Your goal:
Copy the data exactly. No line may be skipped.

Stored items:
_____

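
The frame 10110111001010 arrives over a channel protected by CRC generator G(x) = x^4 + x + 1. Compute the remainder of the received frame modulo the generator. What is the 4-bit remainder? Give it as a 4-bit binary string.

1100

Modulo-2 division of 10110111001010 by 10011:
  pos 0: 10110 XOR 10011 = 00101
  pos 2: 10111 XOR 10011 = 00100
  pos 4: 10010 XOR 10011 = 00001
  pos 8: 10101 XOR 10011 = 00110
Remainder = 1100 (nonzero — an error is detected).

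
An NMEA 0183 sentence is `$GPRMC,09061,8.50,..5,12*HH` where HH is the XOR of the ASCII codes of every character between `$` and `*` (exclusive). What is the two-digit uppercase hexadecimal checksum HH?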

_____

Answer to this problem:
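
The frame 10110111001010 arrives over a channel protected by CRC generator G(x) = x^4 + x + 1. Compute the remainder of the received frame modulo the generator. What is the 4-bit remainder? Give it as a 4-bit binary string.

1100

Modulo-2 division of 10110111001010 by 10011:
  pos 0: 10110 XOR 10011 = 00101
  pos 2: 10111 XOR 10011 = 00100
  pos 4: 10010 XOR 10011 = 00001
  pos 8: 10101 XOR 10011 = 00110
Remainder = 1100 (nonzero — an error is detected).

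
An NMEA 0183 sentence is `$GPRMC,09061,8.50,..5,12*HH` where HH is the XOR of the ASCII codes of every character between `$` and `*` (exclusive). What is the two-digit uppercase hexadecimal checksum HH?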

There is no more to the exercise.